[Records contained in a dataset]
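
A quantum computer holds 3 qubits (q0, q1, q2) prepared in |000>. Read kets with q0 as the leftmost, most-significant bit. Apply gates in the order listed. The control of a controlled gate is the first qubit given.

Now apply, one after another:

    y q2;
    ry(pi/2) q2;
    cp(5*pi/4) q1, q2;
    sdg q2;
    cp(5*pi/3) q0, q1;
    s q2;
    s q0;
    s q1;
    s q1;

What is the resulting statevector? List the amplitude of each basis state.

The resulting statevector has amplitude -sqrt(2)*I/2 on |000>, sqrt(2)*I/2 on |001>, and 0 on every other basis state.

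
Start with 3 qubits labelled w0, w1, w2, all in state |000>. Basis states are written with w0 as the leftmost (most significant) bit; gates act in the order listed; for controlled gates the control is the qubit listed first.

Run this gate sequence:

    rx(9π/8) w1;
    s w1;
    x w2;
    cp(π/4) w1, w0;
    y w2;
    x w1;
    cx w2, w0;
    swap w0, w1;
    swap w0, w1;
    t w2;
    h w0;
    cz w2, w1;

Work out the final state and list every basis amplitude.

The final amplitudes are -sqrt(2)*I*cos(pi/16)/2 on |000>, 0 on |001>, sqrt(2)*I*sin(pi/16)/2 on |010>, 0 on |011>, -sqrt(2)*I*cos(pi/16)/2 on |100>, 0 on |101>, sqrt(2)*I*sin(pi/16)/2 on |110>, 0 on |111>. Key observation: the block from step 8 through step 9 cancels to the identity and can be dropped.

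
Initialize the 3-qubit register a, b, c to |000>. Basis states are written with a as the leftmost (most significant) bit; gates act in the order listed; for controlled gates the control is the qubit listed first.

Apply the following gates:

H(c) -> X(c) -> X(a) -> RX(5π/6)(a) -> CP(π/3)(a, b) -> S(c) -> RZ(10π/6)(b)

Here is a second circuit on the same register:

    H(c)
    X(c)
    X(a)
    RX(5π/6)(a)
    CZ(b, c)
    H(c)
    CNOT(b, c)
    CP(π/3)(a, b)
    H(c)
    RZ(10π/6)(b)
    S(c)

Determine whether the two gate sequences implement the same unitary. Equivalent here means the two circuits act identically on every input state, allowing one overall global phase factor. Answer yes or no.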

● **What is being asked**
Reproduce the data exactly. All of it is needed.

● **Task result**
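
A quantum computer holds 3 qubits (q0, q1, q2) prepared in |000>. Read kets with q0 as the leftmost, most-significant bit. Apply gates in the order listed. The control of a controlled gate is the first qubit given.

Now apply, one after another:

    y q2;
    ry(pi/2) q2;
    cp(5*pi/4) q1, q2;
    sdg q2;
    cp(5*pi/3) q0, q1;
    s q2;
    s q0;
    s q1;
    s q1;

What is the resulting statevector? List the amplitude of each basis state.

The resulting statevector has amplitude -sqrt(2)*I/2 on |000>, sqrt(2)*I/2 on |001>, and 0 on every other basis state.

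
Start with 3 qubits labelled w0, w1, w2, all in state |000>. Basis states are written with w0 as the leftmost (most significant) bit; gates act in the order listed; for controlled gates the control is the qubit listed first.

Run this gate sequence:

    rx(9π/8) w1;
    s w1;
    x w2;
    cp(π/4) w1, w0;
    y w2;
    x w1;
    cx w2, w0;
    swap w0, w1;
    swap w0, w1;
    t w2;
    h w0;
    cz w2, w1;

Work out the final state and list every basis amplitude.

The final amplitudes are -sqrt(2)*I*cos(pi/16)/2 on |000>, 0 on |001>, sqrt(2)*I*sin(pi/16)/2 on |010>, 0 on |011>, -sqrt(2)*I*cos(pi/16)/2 on |100>, 0 on |101>, sqrt(2)*I*sin(pi/16)/2 on |110>, 0 on |111>. Key observation: the block from step 8 through step 9 cancels to the identity and can be dropped.

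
Initialize the 3-qubit register a, b, c to |000>. Basis states are written with a as the leftmost (most significant) bit; gates act in the order listed; for controlled gates the control is the qubit listed first.

Apply the following gates:

H(c) -> X(c) -> X(a) -> RX(5π/6)(a) -> CP(π/3)(a, b) -> S(c) -> RZ(10π/6)(b)

Here is a second circuit on the same register:

    H(c)
    X(c)
    X(a)
    RX(5π/6)(a)
    CZ(b, c)
    H(c)
    CNOT(b, c)
    CP(π/3)(a, b)
    H(c)
    RZ(10π/6)(b)
    S(c)

Determine whether the two gate sequences implement the same unitary. Equivalent here means the two circuits act identically on every input state, allowing one overall global phase factor. Answer yes or no.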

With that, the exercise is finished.